▶ Task
What is needed here is an exact repetition of the records below, beginning at the line that has "[[-10, 0, -4], [9, 3, 6], [-8, 3, 5]" and stopping after the line that has "0, 3), (2, 1, 7)])".

▶ Data shown
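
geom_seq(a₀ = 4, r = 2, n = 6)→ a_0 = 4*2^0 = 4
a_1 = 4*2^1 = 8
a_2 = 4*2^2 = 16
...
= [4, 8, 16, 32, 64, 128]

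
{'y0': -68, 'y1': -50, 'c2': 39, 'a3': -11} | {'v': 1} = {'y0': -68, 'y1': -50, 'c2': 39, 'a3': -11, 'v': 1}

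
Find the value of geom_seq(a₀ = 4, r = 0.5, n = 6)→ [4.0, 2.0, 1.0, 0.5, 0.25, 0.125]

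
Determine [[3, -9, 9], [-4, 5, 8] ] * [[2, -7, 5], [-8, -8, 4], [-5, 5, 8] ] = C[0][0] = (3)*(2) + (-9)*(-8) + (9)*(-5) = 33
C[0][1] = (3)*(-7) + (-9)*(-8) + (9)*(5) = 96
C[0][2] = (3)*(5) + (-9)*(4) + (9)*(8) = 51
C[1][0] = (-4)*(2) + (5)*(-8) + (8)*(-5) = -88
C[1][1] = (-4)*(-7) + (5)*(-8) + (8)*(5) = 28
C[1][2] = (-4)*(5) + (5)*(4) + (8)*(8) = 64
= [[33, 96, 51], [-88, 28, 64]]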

==

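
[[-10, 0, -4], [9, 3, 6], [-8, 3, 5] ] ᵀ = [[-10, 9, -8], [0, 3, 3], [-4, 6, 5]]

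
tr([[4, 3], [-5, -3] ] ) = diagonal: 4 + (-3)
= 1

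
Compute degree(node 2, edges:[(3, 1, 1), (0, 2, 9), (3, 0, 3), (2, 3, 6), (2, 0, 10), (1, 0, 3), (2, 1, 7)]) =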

▶ Result for this task
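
[[-10, 0, -4], [9, 3, 6], [-8, 3, 5] ] ᵀ = [[-10, 9, -8], [0, 3, 3], [-4, 6, 5]]

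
tr([[4, 3], [-5, -3] ] ) = diagonal: 4 + (-3)
= 1

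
Compute degree(node 2, edges:[(3, 1, 1), (0, 2, 9), (3, 0, 3), (2, 3, 6), (2, 0, 10), (1, 0, 3), (2, 1, 7)]) =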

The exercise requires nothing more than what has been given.